» **WHAT NEEDS TO BE DONE**:
Please return the material exactly; leave no entry out.

» **WORKING DATA**:
____________________
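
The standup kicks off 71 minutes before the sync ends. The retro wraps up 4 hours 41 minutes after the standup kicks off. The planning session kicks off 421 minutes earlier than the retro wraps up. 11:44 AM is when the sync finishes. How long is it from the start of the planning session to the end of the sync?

The standup starts at 11:44 AM − 71 min = 10:33 AM.
The retro ends at 10:33 AM + 281 min = 3:14 PM.
The planning session starts at 3:14 PM − 421 min = 8:13 AM.
From 8:13 AM to 11:44 AM is 211 minutes.

211 minutes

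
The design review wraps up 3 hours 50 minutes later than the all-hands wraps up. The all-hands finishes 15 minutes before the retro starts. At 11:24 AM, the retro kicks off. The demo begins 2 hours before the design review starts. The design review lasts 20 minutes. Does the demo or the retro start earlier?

The all-hands ends at 11:24 AM − 15 min = 11:09 AM.
The design review ends at 11:09 AM + 230 min = 2:59 PM.
The design review starts at 2:59 PM − 20 min = 2:39 PM.
The demo starts at 2:39 PM − 120 min = 12:39 PM.
The demo starts at 12:39 PM and the retro starts at 11:24 AM, so the retro is first.

the retro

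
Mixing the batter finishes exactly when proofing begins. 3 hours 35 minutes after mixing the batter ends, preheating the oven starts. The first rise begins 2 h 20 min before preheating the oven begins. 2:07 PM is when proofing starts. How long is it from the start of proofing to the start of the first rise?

1 h 15 min

Mixing the batter ends at 2:07 PM.
Preheating the oven starts at 2:07 PM + 215 min = 5:42 PM.
The first rise starts at 5:42 PM − 140 min = 3:22 PM.
From 2:07 PM to 3:22 PM is 1 h 15 min.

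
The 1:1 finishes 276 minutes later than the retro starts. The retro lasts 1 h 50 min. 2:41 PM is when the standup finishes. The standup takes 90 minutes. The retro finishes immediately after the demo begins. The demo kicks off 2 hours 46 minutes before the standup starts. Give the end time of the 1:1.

The standup starts at 2:41 PM − 90 min = 1:11 PM.
The demo starts at 1:11 PM − 166 min = 10:25 AM.
So the retro ends at 10:25 AM.
The retro starts at 10:25 AM − 110 min = 8:35 AM.
The 1:1 ends at 8:35 AM + 276 min = 1:11 PM.

1:11 PM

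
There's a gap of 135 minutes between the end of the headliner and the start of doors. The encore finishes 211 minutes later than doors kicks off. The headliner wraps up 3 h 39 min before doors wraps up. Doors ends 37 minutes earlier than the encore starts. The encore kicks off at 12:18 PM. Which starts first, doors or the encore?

doors

Doors ends at 12:18 PM − 37 min = 11:41 AM.
The headliner ends at 11:41 AM − 219 min = 8:02 AM.
Doors starts at 8:02 AM + 135 min = 10:17 AM.
Doors starts at 10:17 AM and the encore starts at 12:18 PM, so doors is first.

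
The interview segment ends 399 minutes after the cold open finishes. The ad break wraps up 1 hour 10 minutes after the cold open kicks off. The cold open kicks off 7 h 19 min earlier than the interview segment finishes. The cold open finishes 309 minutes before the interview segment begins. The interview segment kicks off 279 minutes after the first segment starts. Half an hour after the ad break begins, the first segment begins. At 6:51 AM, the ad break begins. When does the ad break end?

The first segment starts at 6:51 AM + 30 min = 7:21 AM.
The interview segment starts at 7:21 AM + 279 min = 12:00 PM.
The cold open ends at 12:00 PM − 309 min = 6:51 AM.
The interview segment ends at 6:51 AM + 399 min = 1:30 PM.
The cold open starts at 1:30 PM − 439 min = 6:11 AM.
The ad break ends at 6:11 AM + 70 min = 7:21 AM.

7:21 AM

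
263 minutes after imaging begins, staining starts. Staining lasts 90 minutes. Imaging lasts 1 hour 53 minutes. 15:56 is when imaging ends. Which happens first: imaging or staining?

imaging

Imaging starts at 15:56 − 113 min = 14:03.
Staining starts at 14:03 + 263 min = 18:26.
Imaging starts at 14:03 and staining starts at 18:26, so imaging is first.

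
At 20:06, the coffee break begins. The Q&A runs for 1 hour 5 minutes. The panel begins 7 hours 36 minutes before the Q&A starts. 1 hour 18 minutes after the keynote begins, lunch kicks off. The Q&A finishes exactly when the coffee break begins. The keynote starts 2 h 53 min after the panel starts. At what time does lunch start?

15:36

The Q&A ends at 20:06.
The Q&A starts at 20:06 − 65 min = 19:01.
The panel starts at 19:01 − 456 min = 11:25.
The keynote starts at 11:25 + 173 min = 14:18.
Lunch starts at 14:18 + 78 min = 15:36.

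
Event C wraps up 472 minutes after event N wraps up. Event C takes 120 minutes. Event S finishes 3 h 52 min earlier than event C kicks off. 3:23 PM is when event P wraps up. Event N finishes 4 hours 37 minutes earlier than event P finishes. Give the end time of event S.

12:46 PM

Event N ends at 3:23 PM − 277 min = 10:46 AM.
Event C ends at 10:46 AM + 472 min = 6:38 PM.
Event C starts at 6:38 PM − 120 min = 4:38 PM.
Event S ends at 4:38 PM − 232 min = 12:46 PM.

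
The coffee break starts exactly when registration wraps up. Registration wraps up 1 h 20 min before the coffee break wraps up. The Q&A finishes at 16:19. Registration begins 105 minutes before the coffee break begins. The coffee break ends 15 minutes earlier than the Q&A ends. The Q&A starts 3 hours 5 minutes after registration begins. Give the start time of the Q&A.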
____________________
» **EXERCISE RESULT**:
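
The standup kicks off 71 minutes before the sync ends. The retro wraps up 4 hours 41 minutes after the standup kicks off. The planning session kicks off 421 minutes earlier than the retro wraps up. 11:44 AM is when the sync finishes. How long is it from the start of the planning session to the end of the sync?

The standup starts at 11:44 AM − 71 min = 10:33 AM.
The retro ends at 10:33 AM + 281 min = 3:14 PM.
The planning session starts at 3:14 PM − 421 min = 8:13 AM.
From 8:13 AM to 11:44 AM is 211 minutes.

211 minutes

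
The design review wraps up 3 hours 50 minutes later than the all-hands wraps up. The all-hands finishes 15 minutes before the retro starts. At 11:24 AM, the retro kicks off. The demo begins 2 hours before the design review starts. The design review lasts 20 minutes. Does the demo or the retro start earlier?

The all-hands ends at 11:24 AM − 15 min = 11:09 AM.
The design review ends at 11:09 AM + 230 min = 2:59 PM.
The design review starts at 2:59 PM − 20 min = 2:39 PM.
The demo starts at 2:39 PM − 120 min = 12:39 PM.
The demo starts at 12:39 PM and the retro starts at 11:24 AM, so the retro is first.

the retro

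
Mixing the batter finishes exactly when proofing begins. 3 hours 35 minutes after mixing the batter ends, preheating the oven starts. The first rise begins 2 h 20 min before preheating the oven begins. 2:07 PM is when proofing starts. How long is it from the start of proofing to the start of the first rise?

1 h 15 min

Mixing the batter ends at 2:07 PM.
Preheating the oven starts at 2:07 PM + 215 min = 5:42 PM.
The first rise starts at 5:42 PM − 140 min = 3:22 PM.
From 2:07 PM to 3:22 PM is 1 h 15 min.

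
The 1:1 finishes 276 minutes later than the retro starts. The retro lasts 1 h 50 min. 2:41 PM is when the standup finishes. The standup takes 90 minutes. The retro finishes immediately after the demo begins. The demo kicks off 2 hours 46 minutes before the standup starts. Give the end time of the 1:1.

The standup starts at 2:41 PM − 90 min = 1:11 PM.
The demo starts at 1:11 PM − 166 min = 10:25 AM.
So the retro ends at 10:25 AM.
The retro starts at 10:25 AM − 110 min = 8:35 AM.
The 1:1 ends at 8:35 AM + 276 min = 1:11 PM.

1:11 PM

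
There's a gap of 135 minutes between the end of the headliner and the start of doors. The encore finishes 211 minutes later than doors kicks off. The headliner wraps up 3 h 39 min before doors wraps up. Doors ends 37 minutes earlier than the encore starts. The encore kicks off at 12:18 PM. Which starts first, doors or the encore?

doors

Doors ends at 12:18 PM − 37 min = 11:41 AM.
The headliner ends at 11:41 AM − 219 min = 8:02 AM.
Doors starts at 8:02 AM + 135 min = 10:17 AM.
Doors starts at 10:17 AM and the encore starts at 12:18 PM, so doors is first.

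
The interview segment ends 399 minutes after the cold open finishes. The ad break wraps up 1 hour 10 minutes after the cold open kicks off. The cold open kicks off 7 h 19 min earlier than the interview segment finishes. The cold open finishes 309 minutes before the interview segment begins. The interview segment kicks off 279 minutes after the first segment starts. Half an hour after the ad break begins, the first segment begins. At 6:51 AM, the ad break begins. When does the ad break end?

The first segment starts at 6:51 AM + 30 min = 7:21 AM.
The interview segment starts at 7:21 AM + 279 min = 12:00 PM.
The cold open ends at 12:00 PM − 309 min = 6:51 AM.
The interview segment ends at 6:51 AM + 399 min = 1:30 PM.
The cold open starts at 1:30 PM − 439 min = 6:11 AM.
The ad break ends at 6:11 AM + 70 min = 7:21 AM.

7:21 AM

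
263 minutes after imaging begins, staining starts. Staining lasts 90 minutes. Imaging lasts 1 hour 53 minutes. 15:56 is when imaging ends. Which happens first: imaging or staining?

imaging

Imaging starts at 15:56 − 113 min = 14:03.
Staining starts at 14:03 + 263 min = 18:26.
Imaging starts at 14:03 and staining starts at 18:26, so imaging is first.

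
At 20:06, the coffee break begins. The Q&A runs for 1 hour 5 minutes. The panel begins 7 hours 36 minutes before the Q&A starts. 1 hour 18 minutes after the keynote begins, lunch kicks off. The Q&A finishes exactly when the coffee break begins. The keynote starts 2 h 53 min after the panel starts. At what time does lunch start?

15:36

The Q&A ends at 20:06.
The Q&A starts at 20:06 − 65 min = 19:01.
The panel starts at 19:01 − 456 min = 11:25.
The keynote starts at 11:25 + 173 min = 14:18.
Lunch starts at 14:18 + 78 min = 15:36.

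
Event C wraps up 472 minutes after event N wraps up. Event C takes 120 minutes. Event S finishes 3 h 52 min earlier than event C kicks off. 3:23 PM is when event P wraps up. Event N finishes 4 hours 37 minutes earlier than event P finishes. Give the end time of event S.

12:46 PM

Event N ends at 3:23 PM − 277 min = 10:46 AM.
Event C ends at 10:46 AM + 472 min = 6:38 PM.
Event C starts at 6:38 PM − 120 min = 4:38 PM.
Event S ends at 4:38 PM − 232 min = 12:46 PM.

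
The coffee break starts exactly when registration wraps up. Registration wraps up 1 h 20 min before the coffee break wraps up. The Q&A finishes at 16:19. Registration begins 105 minutes before the coffee break begins. The coffee break ends 15 minutes earlier than the Q&A ends. The Q&A starts 3 hours 5 minutes after registration begins. Give the start time of the Q&A.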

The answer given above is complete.